• Task item
Starting at the line with "A stainless steel column" and going on through the line with "A solid circular bronze", reproduce each line in the records below exactly and nothing more.

[Records from a collection]

────────────────────

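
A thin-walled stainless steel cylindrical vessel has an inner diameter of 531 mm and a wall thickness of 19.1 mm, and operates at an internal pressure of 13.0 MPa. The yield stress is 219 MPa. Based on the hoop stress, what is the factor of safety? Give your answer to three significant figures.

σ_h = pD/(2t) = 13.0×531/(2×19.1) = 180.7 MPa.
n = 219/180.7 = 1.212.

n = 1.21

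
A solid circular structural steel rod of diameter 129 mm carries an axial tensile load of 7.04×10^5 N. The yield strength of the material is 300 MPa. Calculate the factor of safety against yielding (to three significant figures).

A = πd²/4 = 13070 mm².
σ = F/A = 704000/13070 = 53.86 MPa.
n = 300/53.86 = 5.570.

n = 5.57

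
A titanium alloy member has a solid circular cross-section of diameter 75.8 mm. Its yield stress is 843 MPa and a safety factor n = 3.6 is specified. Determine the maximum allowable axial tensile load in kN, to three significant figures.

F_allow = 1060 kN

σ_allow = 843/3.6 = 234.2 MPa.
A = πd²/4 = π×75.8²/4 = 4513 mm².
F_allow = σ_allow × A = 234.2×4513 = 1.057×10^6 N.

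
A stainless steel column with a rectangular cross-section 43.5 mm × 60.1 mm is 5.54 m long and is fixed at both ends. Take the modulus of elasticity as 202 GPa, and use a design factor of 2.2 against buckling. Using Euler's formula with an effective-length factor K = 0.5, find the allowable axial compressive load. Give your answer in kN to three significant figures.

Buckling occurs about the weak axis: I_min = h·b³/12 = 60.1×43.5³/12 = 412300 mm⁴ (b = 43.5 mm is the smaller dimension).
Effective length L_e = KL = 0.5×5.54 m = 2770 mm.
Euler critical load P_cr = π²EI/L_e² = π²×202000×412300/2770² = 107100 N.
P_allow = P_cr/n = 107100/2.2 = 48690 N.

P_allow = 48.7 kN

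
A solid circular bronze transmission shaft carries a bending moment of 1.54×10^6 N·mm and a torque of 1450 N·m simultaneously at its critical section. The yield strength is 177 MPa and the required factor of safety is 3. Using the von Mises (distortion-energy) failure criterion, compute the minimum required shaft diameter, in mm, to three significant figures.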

────────────────────

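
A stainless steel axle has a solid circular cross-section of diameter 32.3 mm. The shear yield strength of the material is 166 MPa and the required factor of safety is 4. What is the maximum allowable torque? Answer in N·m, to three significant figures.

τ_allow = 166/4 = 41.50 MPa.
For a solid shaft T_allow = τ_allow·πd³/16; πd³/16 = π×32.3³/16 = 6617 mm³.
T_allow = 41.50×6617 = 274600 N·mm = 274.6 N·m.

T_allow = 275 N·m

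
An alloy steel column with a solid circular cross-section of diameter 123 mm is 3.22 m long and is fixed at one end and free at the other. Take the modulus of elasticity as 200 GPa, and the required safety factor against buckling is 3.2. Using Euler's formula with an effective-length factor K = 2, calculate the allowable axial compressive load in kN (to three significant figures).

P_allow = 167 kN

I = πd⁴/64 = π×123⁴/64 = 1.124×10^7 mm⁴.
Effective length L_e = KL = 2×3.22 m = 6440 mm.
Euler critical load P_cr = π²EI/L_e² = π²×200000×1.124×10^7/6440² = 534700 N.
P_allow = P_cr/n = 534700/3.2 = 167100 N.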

────────────────────

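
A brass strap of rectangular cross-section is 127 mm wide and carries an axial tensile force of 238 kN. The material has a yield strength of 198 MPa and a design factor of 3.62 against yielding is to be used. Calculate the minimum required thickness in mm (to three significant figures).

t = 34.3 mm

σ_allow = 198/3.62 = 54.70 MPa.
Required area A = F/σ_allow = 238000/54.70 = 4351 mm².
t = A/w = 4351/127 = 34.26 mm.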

────────────────────

• Final answer
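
A stainless steel column with a rectangular cross-section 43.5 mm × 60.1 mm is 5.54 m long and is fixed at both ends. Take the modulus of elasticity as 202 GPa, and use a design factor of 2.2 against buckling. Using Euler's formula with an effective-length factor K = 0.5, find the allowable axial compressive load. Give your answer in kN to three significant figures.

Buckling occurs about the weak axis: I_min = h·b³/12 = 60.1×43.5³/12 = 412300 mm⁴ (b = 43.5 mm is the smaller dimension).
Effective length L_e = KL = 0.5×5.54 m = 2770 mm.
Euler critical load P_cr = π²EI/L_e² = π²×202000×412300/2770² = 107100 N.
P_allow = P_cr/n = 107100/2.2 = 48690 N.

P_allow = 48.7 kN

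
A solid circular bronze transmission shaft carries a bending moment of 1.54×10^6 N·mm and a torque of 1450 N·m simultaneously at its critical section. The yield strength is 177 MPa and the required factor of safety is 3. Using the von Mises (distortion-energy) failure criterion, compute the minimum required shaft diameter, in mm, to three significant figures.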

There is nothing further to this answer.